(Saved data entries)
BEGIN

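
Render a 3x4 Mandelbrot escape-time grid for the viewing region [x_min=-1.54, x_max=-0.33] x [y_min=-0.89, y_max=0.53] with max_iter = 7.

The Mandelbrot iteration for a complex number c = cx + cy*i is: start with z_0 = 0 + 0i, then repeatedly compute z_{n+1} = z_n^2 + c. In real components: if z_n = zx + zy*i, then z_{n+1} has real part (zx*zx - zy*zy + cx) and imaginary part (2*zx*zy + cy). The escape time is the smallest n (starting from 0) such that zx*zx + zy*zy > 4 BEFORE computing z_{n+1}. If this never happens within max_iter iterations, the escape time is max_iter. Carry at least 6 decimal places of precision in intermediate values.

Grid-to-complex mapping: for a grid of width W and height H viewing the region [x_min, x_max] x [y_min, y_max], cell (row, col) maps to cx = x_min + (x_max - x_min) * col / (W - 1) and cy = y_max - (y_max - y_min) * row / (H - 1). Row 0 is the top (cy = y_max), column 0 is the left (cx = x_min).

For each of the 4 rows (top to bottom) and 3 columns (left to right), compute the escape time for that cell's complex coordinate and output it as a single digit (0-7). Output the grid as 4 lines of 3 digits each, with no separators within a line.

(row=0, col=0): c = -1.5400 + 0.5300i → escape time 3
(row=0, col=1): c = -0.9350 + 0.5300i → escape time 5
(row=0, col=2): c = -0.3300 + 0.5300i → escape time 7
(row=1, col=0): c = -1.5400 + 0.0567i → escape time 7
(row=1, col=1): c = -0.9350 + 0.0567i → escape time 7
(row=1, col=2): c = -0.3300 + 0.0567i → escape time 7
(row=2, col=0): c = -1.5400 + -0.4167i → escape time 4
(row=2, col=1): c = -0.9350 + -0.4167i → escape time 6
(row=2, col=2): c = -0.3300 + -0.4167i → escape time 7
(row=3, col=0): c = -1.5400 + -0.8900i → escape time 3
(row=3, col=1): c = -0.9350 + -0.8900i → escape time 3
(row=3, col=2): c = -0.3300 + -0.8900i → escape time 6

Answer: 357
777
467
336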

END

● INSTRUCTIONS FOR THE TASK
Identify each line in the records above that contains the word "Mandelbrot", and copy it out in full.

● FINISHED TASK
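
Render a 3x4 Mandelbrot escape-time grid for the viewing region [x_min=-1.54, x_max=-0.33] x [y_min=-0.89, y_max=0.53] with max_iter = 7.
The Mandelbrot iteration for a complex number c = cx + cy*i is: start with z_0 = 0 + 0i, then repeatedly compute z_{n+1} = z_n^2 + c. In real components: if z_n = zx + zy*i, then z_{n+1} has real part (zx*zx - zy*zy + cx) and imaginary part (2*zx*zy + cy). The escape time is the smallest n (starting from 0) such that zx*zx + zy*zy > 4 BEFORE computing z_{n+1}. If this never happens within max_iter iterations, the escape time is max_iter. Carry at least 6 decimal places of precision in intermediate values.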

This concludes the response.